Assigned task -
An exact reproduction of all the entries is the expected answer.

* * *

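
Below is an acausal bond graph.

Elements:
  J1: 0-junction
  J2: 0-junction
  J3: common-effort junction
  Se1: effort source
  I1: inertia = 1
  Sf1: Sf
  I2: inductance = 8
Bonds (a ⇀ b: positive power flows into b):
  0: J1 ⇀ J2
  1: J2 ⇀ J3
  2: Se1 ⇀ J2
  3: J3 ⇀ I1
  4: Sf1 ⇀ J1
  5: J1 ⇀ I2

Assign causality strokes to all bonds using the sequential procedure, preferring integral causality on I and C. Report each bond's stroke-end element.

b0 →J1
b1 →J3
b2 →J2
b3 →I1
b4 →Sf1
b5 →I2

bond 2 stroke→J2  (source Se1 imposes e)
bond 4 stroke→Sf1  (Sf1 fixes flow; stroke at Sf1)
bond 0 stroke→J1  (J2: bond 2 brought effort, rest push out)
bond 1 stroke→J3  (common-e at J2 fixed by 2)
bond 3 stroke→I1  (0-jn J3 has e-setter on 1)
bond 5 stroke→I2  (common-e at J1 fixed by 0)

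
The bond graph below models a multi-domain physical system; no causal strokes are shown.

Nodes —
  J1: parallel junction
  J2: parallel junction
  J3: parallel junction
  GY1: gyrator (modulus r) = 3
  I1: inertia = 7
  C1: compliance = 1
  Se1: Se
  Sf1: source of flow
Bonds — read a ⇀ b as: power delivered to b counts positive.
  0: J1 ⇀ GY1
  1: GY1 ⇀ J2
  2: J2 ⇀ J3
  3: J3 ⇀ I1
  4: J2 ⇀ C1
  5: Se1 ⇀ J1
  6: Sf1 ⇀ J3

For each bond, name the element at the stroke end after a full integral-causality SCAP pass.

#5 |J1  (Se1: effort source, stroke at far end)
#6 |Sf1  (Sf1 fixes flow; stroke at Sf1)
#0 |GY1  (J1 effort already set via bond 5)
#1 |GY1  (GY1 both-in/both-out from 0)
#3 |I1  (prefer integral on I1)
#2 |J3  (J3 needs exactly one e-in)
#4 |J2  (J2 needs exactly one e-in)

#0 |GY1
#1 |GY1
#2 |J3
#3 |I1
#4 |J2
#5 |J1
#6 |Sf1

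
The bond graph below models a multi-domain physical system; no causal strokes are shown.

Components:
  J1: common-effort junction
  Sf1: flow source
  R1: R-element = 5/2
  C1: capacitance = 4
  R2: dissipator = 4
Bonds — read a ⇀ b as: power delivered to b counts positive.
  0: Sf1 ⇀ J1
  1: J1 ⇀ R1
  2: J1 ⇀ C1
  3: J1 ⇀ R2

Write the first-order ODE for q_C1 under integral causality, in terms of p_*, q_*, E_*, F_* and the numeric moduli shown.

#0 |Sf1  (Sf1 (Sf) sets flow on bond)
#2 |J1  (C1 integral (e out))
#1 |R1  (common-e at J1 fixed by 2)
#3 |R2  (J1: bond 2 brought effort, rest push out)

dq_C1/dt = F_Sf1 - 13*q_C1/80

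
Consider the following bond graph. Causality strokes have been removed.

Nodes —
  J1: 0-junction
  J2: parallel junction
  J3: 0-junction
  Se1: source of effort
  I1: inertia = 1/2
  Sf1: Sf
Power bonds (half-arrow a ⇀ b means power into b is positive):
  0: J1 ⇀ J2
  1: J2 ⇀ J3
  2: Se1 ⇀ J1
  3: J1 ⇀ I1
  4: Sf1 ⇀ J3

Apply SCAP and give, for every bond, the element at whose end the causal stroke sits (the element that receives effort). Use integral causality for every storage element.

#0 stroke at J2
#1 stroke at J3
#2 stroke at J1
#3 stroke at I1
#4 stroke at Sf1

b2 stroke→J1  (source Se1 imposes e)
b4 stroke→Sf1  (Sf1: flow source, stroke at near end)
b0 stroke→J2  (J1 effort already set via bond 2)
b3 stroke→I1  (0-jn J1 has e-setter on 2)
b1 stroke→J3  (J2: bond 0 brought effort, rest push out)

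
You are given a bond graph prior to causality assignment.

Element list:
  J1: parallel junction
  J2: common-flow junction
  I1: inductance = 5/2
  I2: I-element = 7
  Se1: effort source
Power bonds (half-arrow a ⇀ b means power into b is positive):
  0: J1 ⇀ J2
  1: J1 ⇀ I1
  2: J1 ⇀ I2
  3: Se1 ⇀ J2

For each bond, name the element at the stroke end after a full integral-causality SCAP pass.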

* * *

Reply to the task -
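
Below is an acausal bond graph.

Elements:
  J1: 0-junction
  J2: 0-junction
  J3: common-effort junction
  Se1: effort source
  I1: inertia = 1
  Sf1: Sf
  I2: inductance = 8
Bonds (a ⇀ b: positive power flows into b):
  0: J1 ⇀ J2
  1: J2 ⇀ J3
  2: Se1 ⇀ J2
  3: J3 ⇀ I1
  4: Sf1 ⇀ J1
  5: J1 ⇀ I2

Assign causality strokes to all bonds using the sequential procedure, preferring integral causality on I and C. Report each bond's stroke-end element.

b0 →J1
b1 →J3
b2 →J2
b3 →I1
b4 →Sf1
b5 →I2

bond 2 stroke→J2  (source Se1 imposes e)
bond 4 stroke→Sf1  (Sf1 fixes flow; stroke at Sf1)
bond 0 stroke→J1  (J2: bond 2 brought effort, rest push out)
bond 1 stroke→J3  (common-e at J2 fixed by 2)
bond 3 stroke→I1  (0-jn J3 has e-setter on 1)
bond 5 stroke→I2  (common-e at J1 fixed by 0)

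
The bond graph below models a multi-domain physical system; no causal strokes are shown.

Nodes —
  J1: parallel junction
  J2: parallel junction
  J3: parallel junction
  GY1: gyrator (modulus r) = 3
  I1: inertia = 7
  C1: compliance = 1
  Se1: Se
  Sf1: source of flow
Bonds — read a ⇀ b as: power delivered to b counts positive.
  0: J1 ⇀ GY1
  1: GY1 ⇀ J2
  2: J2 ⇀ J3
  3: J3 ⇀ I1
  4: J2 ⇀ C1
  5: Se1 ⇀ J1
  6: Sf1 ⇀ J3

For each bond, name the element at the stroke end after a full integral-causality SCAP pass.

#5 |J1  (Se1: effort source, stroke at far end)
#6 |Sf1  (Sf1 fixes flow; stroke at Sf1)
#0 |GY1  (J1 effort already set via bond 5)
#1 |GY1  (GY1 both-in/both-out from 0)
#3 |I1  (prefer integral on I1)
#2 |J3  (J3 needs exactly one e-in)
#4 |J2  (J2 needs exactly one e-in)

#0 |GY1
#1 |GY1
#2 |J3
#3 |I1
#4 |J2
#5 |J1
#6 |Sf1

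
The bond graph below models a multi-domain physical system; no causal strokes are shown.

Components:
  J1: common-effort junction
  Sf1: flow source
  R1: R-element = 5/2
  C1: capacitance = 4
  R2: dissipator = 4
Bonds — read a ⇀ b as: power delivered to b counts positive.
  0: Sf1 ⇀ J1
  1: J1 ⇀ R1
  2: J1 ⇀ C1
  3: J1 ⇀ R2

Write the first-order ODE for q_C1 under integral causality, in terms of p_*, q_*, E_*, F_* and the numeric moduli shown.

#0 |Sf1  (Sf1 (Sf) sets flow on bond)
#2 |J1  (C1 integral (e out))
#1 |R1  (common-e at J1 fixed by 2)
#3 |R2  (J1: bond 2 brought effort, rest push out)

dq_C1/dt = F_Sf1 - 13*q_C1/80

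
Consider the following bond graph. Causality strokes have been removed.

Nodes —
  J1: 0-junction
  J2: parallel junction
  J3: 0-junction
  Se1: source of effort
  I1: inertia = 1/2
  Sf1: Sf
Power bonds (half-arrow a ⇀ b means power into b is positive):
  0: J1 ⇀ J2
  1: J2 ⇀ J3
  2: Se1 ⇀ J1
  3: J1 ⇀ I1
  4: Sf1 ⇀ J3

Apply SCAP and give, for every bond, the element at whose end the causal stroke sits (the element that receives effort). Use integral causality for every storage element.

#0 stroke at J2
#1 stroke at J3
#2 stroke at J1
#3 stroke at I1
#4 stroke at Sf1

b2 stroke→J1  (source Se1 imposes e)
b4 stroke→Sf1  (Sf1: flow source, stroke at near end)
b0 stroke→J2  (J1 effort already set via bond 2)
b3 stroke→I1  (0-jn J1 has e-setter on 2)
b1 stroke→J3  (J2: bond 0 brought effort, rest push out)

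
You are given a bond graph prior to causality assignment.

Element list:
  J1: parallel junction
  J2: common-flow junction
  I1: inductance = 5/2
  I2: I-element = 7
  Se1: effort source
Power bonds (half-arrow a ⇀ b means power into b is positive):
  0: J1 ⇀ J2
  1: J1 ⇀ I1
  2: J1 ⇀ I2
  3: Se1 ⇀ J2

For each bond, name the element at the stroke end after a full integral-causality SCAP pass.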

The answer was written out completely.